**WHAT YOU NEED TO DO**
Once you reach the line containing "- Where there" in the entries below, write out that line and each one after it down to the line containing "- Samir (living)", exactly and with nothing added.

**GIVEN DATA**

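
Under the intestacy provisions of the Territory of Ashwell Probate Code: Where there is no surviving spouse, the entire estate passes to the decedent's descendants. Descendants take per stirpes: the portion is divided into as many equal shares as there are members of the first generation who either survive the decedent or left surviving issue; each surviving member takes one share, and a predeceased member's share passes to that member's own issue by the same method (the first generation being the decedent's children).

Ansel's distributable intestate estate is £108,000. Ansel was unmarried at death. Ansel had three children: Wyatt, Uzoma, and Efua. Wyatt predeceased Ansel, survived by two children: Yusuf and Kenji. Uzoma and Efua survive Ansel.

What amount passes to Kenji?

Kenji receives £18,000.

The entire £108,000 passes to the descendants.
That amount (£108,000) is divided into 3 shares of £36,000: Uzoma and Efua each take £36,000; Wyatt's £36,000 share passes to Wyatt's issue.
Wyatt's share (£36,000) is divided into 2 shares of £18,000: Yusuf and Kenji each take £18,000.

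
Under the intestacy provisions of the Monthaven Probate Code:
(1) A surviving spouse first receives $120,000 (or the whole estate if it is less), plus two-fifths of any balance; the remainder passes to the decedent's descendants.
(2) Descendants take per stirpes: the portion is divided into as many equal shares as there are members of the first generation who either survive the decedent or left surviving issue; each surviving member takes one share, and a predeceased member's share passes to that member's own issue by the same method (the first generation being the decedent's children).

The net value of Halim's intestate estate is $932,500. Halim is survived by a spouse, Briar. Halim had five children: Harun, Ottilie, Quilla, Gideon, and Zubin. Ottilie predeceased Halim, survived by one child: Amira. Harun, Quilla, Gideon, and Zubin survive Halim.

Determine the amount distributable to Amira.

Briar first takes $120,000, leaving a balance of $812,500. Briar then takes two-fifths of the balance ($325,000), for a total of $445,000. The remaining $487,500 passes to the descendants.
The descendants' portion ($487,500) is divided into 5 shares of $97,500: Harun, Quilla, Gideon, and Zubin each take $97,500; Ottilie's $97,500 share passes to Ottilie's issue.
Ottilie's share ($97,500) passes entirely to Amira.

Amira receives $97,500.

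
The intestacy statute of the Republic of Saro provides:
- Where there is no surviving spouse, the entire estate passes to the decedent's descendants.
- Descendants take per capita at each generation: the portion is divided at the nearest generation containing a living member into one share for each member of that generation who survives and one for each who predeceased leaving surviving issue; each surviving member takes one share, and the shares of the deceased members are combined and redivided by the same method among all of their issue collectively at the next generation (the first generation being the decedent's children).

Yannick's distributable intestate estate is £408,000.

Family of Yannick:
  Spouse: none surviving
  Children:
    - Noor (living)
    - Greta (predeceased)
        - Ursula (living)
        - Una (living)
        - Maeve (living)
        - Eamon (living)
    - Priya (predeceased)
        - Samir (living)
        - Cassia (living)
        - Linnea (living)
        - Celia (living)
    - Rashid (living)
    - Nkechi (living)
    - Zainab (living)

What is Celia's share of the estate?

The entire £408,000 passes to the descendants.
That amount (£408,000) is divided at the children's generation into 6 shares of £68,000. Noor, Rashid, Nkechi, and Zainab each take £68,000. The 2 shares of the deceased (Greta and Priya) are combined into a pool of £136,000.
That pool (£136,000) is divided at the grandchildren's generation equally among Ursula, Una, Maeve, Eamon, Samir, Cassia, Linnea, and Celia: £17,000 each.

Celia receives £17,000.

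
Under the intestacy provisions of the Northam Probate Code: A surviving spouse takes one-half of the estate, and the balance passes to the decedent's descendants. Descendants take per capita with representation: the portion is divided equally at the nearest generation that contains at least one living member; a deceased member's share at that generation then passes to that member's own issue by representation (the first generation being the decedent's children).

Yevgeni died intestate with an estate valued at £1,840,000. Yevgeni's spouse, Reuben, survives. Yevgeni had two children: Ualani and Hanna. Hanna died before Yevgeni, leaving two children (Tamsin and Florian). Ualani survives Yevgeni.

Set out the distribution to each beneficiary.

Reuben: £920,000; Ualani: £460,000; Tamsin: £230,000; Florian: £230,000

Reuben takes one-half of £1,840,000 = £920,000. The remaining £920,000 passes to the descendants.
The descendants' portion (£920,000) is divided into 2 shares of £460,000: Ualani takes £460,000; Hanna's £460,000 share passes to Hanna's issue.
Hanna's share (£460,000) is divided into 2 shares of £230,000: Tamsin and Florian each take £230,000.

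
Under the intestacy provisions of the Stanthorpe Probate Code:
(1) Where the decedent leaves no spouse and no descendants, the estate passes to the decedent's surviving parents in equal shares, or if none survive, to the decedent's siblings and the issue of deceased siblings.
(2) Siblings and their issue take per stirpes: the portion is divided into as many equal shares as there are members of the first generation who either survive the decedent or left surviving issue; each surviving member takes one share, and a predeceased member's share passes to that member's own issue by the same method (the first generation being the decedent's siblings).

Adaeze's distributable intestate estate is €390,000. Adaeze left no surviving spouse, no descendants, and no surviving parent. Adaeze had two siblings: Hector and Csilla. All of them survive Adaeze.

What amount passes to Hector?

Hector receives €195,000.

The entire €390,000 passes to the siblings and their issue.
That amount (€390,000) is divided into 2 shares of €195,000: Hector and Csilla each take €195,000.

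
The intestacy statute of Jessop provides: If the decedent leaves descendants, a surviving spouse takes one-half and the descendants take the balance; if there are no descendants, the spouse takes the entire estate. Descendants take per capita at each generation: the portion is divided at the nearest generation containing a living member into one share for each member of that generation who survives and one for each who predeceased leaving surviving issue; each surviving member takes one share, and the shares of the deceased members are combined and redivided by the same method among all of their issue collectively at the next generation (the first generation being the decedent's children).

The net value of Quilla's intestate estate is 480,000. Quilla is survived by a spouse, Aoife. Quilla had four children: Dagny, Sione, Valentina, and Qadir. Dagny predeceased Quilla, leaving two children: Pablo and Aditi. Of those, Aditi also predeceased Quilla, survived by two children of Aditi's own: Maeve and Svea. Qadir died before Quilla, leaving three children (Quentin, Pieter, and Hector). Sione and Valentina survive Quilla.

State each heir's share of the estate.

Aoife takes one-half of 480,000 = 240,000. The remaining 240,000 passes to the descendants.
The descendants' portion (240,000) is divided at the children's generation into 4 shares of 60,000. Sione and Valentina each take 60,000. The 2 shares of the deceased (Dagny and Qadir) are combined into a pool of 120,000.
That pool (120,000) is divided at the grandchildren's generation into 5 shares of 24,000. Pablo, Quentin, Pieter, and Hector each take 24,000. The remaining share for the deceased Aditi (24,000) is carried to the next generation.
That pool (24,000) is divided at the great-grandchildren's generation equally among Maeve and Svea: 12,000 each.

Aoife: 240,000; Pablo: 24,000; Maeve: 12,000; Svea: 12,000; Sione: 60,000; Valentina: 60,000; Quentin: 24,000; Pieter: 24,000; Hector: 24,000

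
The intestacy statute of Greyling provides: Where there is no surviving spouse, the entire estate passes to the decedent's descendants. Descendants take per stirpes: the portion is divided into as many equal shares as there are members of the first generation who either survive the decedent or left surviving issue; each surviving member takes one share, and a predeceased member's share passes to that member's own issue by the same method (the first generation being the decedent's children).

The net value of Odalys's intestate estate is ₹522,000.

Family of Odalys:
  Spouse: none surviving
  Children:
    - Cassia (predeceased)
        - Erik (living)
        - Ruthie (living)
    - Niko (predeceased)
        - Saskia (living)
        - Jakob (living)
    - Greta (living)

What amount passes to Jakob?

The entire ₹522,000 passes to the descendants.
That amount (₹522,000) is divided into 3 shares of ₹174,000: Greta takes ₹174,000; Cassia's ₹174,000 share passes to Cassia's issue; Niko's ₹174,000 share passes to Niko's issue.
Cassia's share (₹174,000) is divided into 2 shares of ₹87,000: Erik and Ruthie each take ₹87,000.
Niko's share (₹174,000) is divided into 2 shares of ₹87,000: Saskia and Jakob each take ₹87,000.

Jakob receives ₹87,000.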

==

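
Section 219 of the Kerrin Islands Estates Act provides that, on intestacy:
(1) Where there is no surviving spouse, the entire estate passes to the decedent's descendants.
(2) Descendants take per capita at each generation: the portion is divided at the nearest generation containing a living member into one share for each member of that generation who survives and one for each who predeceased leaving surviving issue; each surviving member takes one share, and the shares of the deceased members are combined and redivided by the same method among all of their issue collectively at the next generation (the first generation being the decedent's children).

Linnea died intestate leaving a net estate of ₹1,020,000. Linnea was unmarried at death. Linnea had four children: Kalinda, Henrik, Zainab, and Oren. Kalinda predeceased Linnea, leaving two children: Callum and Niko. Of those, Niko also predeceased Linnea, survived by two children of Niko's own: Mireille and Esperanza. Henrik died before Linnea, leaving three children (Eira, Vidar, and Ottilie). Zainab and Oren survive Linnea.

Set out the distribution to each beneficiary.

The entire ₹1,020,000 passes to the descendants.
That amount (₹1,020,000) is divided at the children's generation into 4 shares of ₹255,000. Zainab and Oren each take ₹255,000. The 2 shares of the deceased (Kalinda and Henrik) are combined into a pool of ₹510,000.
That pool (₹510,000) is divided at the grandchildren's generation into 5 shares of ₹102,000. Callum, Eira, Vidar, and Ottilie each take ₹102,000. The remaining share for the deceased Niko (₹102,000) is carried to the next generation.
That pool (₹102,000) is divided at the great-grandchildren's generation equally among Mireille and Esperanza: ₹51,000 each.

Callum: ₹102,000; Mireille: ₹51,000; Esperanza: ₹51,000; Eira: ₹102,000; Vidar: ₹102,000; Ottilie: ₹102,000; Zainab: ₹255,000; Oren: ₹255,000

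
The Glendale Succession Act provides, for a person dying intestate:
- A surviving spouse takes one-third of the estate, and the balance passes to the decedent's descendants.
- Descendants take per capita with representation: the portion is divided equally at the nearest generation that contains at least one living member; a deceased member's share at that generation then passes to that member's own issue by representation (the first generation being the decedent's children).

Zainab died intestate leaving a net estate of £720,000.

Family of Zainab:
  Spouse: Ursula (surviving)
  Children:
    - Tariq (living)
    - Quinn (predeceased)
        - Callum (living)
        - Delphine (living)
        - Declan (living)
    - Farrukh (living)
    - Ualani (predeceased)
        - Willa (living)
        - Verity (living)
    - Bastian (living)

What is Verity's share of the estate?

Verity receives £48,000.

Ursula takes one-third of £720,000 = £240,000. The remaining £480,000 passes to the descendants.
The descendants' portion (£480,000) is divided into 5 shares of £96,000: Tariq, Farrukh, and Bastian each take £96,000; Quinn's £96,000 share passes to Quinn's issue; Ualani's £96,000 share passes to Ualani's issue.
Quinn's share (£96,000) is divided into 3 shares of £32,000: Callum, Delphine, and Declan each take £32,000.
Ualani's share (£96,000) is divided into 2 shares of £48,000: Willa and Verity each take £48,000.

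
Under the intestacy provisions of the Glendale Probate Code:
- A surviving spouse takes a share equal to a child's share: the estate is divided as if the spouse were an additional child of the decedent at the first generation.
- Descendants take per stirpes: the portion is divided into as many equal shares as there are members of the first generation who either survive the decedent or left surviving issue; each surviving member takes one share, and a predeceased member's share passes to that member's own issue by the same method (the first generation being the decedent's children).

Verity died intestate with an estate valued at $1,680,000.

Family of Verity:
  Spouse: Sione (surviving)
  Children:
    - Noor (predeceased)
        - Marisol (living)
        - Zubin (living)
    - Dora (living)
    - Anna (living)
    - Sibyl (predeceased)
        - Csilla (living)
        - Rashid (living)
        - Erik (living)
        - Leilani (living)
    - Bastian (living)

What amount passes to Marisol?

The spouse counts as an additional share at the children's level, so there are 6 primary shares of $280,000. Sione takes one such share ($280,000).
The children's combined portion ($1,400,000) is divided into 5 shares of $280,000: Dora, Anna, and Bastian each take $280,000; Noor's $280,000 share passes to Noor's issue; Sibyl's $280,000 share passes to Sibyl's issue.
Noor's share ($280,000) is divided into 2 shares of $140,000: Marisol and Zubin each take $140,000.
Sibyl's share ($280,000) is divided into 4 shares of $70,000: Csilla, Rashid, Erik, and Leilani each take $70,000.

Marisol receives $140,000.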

**PROBLEM SOLUTION**
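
- Where there is no surviving spouse, the entire estate passes to the decedent's descendants.
- Descendants take per capita at each generation: the portion is divided at the nearest generation containing a living member into one share for each member of that generation who survives and one for each who predeceased leaving surviving issue; each surviving member takes one share, and the shares of the deceased members are combined and redivided by the same method among all of their issue collectively at the next generation (the first generation being the decedent's children).

Yannick's distributable intestate estate is £408,000.

Family of Yannick:
  Spouse: none surviving
  Children:
    - Noor (living)
    - Greta (predeceased)
        - Ursula (living)
        - Una (living)
        - Maeve (living)
        - Eamon (living)
    - Priya (predeceased)
        - Samir (living)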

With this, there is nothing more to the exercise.